*** Opening of Exercise materials ***

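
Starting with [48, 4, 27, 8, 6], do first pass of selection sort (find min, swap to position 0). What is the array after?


After one pass: [4, 48, 27, 8, 6]


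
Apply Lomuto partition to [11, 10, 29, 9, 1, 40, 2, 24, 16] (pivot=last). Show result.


Elements <= 16 go left of pivot.
Result: [11, 10, 9, 1, 2, 16, 29, 24, 40], pivot at index 5


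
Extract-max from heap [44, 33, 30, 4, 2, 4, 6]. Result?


Max = 44
Replace root with last, heapify down
Resulting heap: [33, 6, 30, 4, 2, 4]


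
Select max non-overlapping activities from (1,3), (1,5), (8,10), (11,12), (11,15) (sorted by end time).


Greedy: pick earliest-ending, then skip overlaps.
Selected (3 activities): [(1, 3), (8, 10), (11, 12)]


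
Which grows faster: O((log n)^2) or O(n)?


polylogarithmic grows slower than linear
O((log n)^2) is asymptotically smaller; O(n) grows faster


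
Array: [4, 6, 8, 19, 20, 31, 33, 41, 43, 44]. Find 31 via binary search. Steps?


Search for 31:
[0,9] mid=4 arr[4]=20
[5,9] mid=7 arr[7]=41
[5,6] mid=5 arr[5]=31
Total: 3 comparisons


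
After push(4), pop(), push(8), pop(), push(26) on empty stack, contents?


push(4) -> [4]
pop() returns 4 -> []
push(8) -> [8]
pop() returns 8 -> []
push(26) -> [26]
Final stack (bottom to top): [26]


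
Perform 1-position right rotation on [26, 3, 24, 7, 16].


Right rotate by 1: [16, 26, 3, 24, 7]


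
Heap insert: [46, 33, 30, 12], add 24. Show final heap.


Append 24: [46, 33, 30, 12, 24]
Bubble up: no swaps needed
Result: [46, 33, 30, 12, 24]


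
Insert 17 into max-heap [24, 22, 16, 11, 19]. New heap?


Append 17: [24, 22, 16, 11, 19, 17]
Bubble up: swap idx 5(17) with idx 2(16)
Result: [24, 22, 17, 11, 19, 16]


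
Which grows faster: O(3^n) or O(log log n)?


double-logarithmic grows slower than exponential (base 3)
O(log log n) is asymptotically smaller; O(3^n) grows faster


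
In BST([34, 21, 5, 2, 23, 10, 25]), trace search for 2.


BST root = 34
Search for 2: compare at each node
Path: [34, 21, 5, 2]


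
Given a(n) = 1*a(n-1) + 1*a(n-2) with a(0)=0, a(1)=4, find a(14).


Build bottom-up:
...a(12)=576, a(13)=932, a(14)=1*932+1*576=1508


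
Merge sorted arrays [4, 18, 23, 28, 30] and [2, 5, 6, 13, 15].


Compare heads, take smaller each step.
Merged: [2, 4, 5, 6, 13, 15, 18, 23, 28, 30]


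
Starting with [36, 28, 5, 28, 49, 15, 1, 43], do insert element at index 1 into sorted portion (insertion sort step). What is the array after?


After one pass: [28, 36, 5, 28, 49, 15, 1, 43]


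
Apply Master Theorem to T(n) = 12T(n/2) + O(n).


a=12, b=2, c=1. log_2(12)=3.585 > c=1. Case 1: O(n^log_b(a)) = O(n^3.585)
Complexity: O(n^3.585)


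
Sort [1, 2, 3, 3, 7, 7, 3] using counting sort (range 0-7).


Count array: [0, 1, 1, 3, 0, 0, 0, 2]
Reconstruct: [1, 2, 3, 3, 3, 7, 7]


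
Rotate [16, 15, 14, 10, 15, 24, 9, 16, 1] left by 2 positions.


Left rotate by 2: [14, 10, 15, 24, 9, 16, 1, 16, 15]


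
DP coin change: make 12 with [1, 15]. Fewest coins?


dp[0]=0; dp[i]=1+min(dp[i-c] for c in coins)
...dp[7]=7, dp[8]=8, dp[9]=9, dp[10]=10, dp[11]=11, dp[12]=12
Minimum coins for 12 = 12


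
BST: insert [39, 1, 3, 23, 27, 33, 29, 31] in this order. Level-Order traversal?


Root = 39; build tree by BST insertion.
Level-Order traversal: [39, 1, 3, 23, 27, 33, 29, 31]


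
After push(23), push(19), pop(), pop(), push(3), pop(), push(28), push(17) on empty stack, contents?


push(23) -> [23]
push(19) -> [23, 19]
pop() returns 19 -> [23]
pop() returns 23 -> []
push(3) -> [3]
pop() returns 3 -> []
push(28) -> [28]
push(17) -> [28, 17]
Final stack (bottom to top): [28, 17]


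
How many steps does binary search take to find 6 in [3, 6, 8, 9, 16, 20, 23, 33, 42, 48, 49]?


Search for 6:
[0,10] mid=5 arr[5]=20
[0,4] mid=2 arr[2]=8
[0,1] mid=0 arr[0]=3
[1,1] mid=1 arr[1]=6
Total: 4 comparisons


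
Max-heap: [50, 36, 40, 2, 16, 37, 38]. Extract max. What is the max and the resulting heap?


Max = 50
Replace root with last, heapify down
Resulting heap: [40, 36, 38, 2, 16, 37]


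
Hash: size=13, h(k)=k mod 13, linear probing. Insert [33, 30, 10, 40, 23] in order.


Insertions: 33->slot 7; 30->slot 4; 10->slot 10; 40->slot 1; 23->slot 11
Table: [None, 40, None, None, 30, None, None, 33, None, None, 10, 23, None]


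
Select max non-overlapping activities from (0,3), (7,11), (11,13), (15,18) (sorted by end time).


Greedy: pick earliest-ending, then skip overlaps.
Selected (4 activities): [(0, 3), (7, 11), (11, 13), (15, 18)]


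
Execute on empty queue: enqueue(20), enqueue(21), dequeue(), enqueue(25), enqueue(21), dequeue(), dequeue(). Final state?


enqueue(20) -> [20]
enqueue(21) -> [20, 21]
dequeue() returns 20 -> [21]
enqueue(25) -> [21, 25]
enqueue(21) -> [21, 25, 21]
dequeue() returns 21 -> [25, 21]
dequeue() returns 25 -> [21]
Final queue (front to back): [21]


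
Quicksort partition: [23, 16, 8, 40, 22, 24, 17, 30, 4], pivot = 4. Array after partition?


Elements <= 4 go left of pivot.
Result: [4, 16, 8, 40, 22, 24, 17, 30, 23], pivot at index 0


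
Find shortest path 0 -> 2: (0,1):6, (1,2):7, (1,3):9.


Dijkstra from 0:
Distances: {0: 0, 1: 6, 2: 13, 3: 15}
Shortest distance to 2 = 13, path = [0, 1, 2]


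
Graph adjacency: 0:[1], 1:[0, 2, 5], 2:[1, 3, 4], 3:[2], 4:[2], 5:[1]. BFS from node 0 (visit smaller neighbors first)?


BFS queue: start with [0]
Visit order: [0, 1, 2, 5, 3, 4]


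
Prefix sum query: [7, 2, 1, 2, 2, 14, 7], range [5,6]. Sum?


Prefix sums: [0, 7, 9, 10, 12, 14, 28, 35]
Sum[5..6] = prefix[7] - prefix[5] = 35 - 14 = 21


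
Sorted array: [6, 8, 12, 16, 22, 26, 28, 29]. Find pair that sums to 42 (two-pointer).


Two pointers: lo=0, hi=7
Found pair: (16, 26) summing to 42


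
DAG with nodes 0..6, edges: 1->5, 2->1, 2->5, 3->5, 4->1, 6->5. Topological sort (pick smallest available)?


Kahn's algorithm, process smallest node first
Order: [0, 2, 3, 4, 1, 6, 5]


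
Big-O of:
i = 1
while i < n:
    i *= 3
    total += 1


Per nesting level: O(log n) = O(log n)
Complexity: O(log n)


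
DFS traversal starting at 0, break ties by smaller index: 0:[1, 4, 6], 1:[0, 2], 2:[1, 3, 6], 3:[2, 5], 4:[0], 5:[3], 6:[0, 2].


DFS stack-based: start with [0]
Visit order: [0, 1, 2, 3, 5, 6, 4]


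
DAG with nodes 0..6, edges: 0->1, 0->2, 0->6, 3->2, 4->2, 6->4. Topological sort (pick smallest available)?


Kahn's algorithm, process smallest node first
Order: [0, 1, 3, 5, 6, 4, 2]


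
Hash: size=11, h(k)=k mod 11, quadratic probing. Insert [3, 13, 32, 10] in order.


Insertions: 3->slot 3; 13->slot 2; 32->slot 10; 10->slot 0
Table: [10, None, 13, 3, None, None, None, None, None, None, 32]


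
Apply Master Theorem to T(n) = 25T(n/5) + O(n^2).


a=25, b=5, c=2. log_5(25)=2 = c=2. Case 2: O(n^c log n) = O(n^2 log n)
Complexity: O(n^2 log n)


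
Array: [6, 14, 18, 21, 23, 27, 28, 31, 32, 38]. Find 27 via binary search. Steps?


Search for 27:
[0,9] mid=4 arr[4]=23
[5,9] mid=7 arr[7]=31
[5,6] mid=5 arr[5]=27
Total: 3 comparisons


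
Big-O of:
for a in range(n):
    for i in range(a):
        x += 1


Per nesting level: O(n) * O(n) [triangular over a] = O(n^2)
Complexity: O(n^2)


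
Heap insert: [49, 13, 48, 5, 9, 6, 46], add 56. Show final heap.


Append 56: [49, 13, 48, 5, 9, 6, 46, 56]
Bubble up: swap idx 7(56) with idx 3(5); swap idx 3(56) with idx 1(13); swap idx 1(56) with idx 0(49)
Result: [56, 49, 48, 13, 9, 6, 46, 5]


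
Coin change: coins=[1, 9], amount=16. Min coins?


dp[0]=0; dp[i]=1+min(dp[i-c] for c in coins)
...dp[11]=3, dp[12]=4, dp[13]=5, dp[14]=6, dp[15]=7, dp[16]=8
Minimum coins for 16 = 8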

*** Close of Exercise materials ***

## Task to complete
Find the line that contains "DFS traversal starting". Repeat it and every line after it, exactly as written, up to and including the last line of the records above.

## Problem solution
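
DFS traversal starting at 0, break ties by smaller index: 0:[1, 4, 6], 1:[0, 2], 2:[1, 3, 6], 3:[2, 5], 4:[0], 5:[3], 6:[0, 2].


DFS stack-based: start with [0]
Visit order: [0, 1, 2, 3, 5, 6, 4]


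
DAG with nodes 0..6, edges: 0->1, 0->2, 0->6, 3->2, 4->2, 6->4. Topological sort (pick smallest available)?


Kahn's algorithm, process smallest node first
Order: [0, 1, 3, 5, 6, 4, 2]


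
Hash: size=11, h(k)=k mod 11, quadratic probing. Insert [3, 13, 32, 10] in order.


Insertions: 3->slot 3; 13->slot 2; 32->slot 10; 10->slot 0
Table: [10, None, 13, 3, None, None, None, None, None, None, 32]


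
Apply Master Theorem to T(n) = 25T(n/5) + O(n^2).


a=25, b=5, c=2. log_5(25)=2 = c=2. Case 2: O(n^c log n) = O(n^2 log n)
Complexity: O(n^2 log n)


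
Array: [6, 14, 18, 21, 23, 27, 28, 31, 32, 38]. Find 27 via binary search. Steps?


Search for 27:
[0,9] mid=4 arr[4]=23
[5,9] mid=7 arr[7]=31
[5,6] mid=5 arr[5]=27
Total: 3 comparisons


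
Big-O of:
for a in range(n):
    for i in range(a):
        x += 1


Per nesting level: O(n) * O(n) [triangular over a] = O(n^2)
Complexity: O(n^2)


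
Heap insert: [49, 13, 48, 5, 9, 6, 46], add 56. Show final heap.


Append 56: [49, 13, 48, 5, 9, 6, 46, 56]
Bubble up: swap idx 7(56) with idx 3(5); swap idx 3(56) with idx 1(13); swap idx 1(56) with idx 0(49)
Result: [56, 49, 48, 13, 9, 6, 46, 5]


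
Coin change: coins=[1, 9], amount=16. Min coins?


dp[0]=0; dp[i]=1+min(dp[i-c] for c in coins)
...dp[11]=3, dp[12]=4, dp[13]=5, dp[14]=6, dp[15]=7, dp[16]=8
Minimum coins for 16 = 8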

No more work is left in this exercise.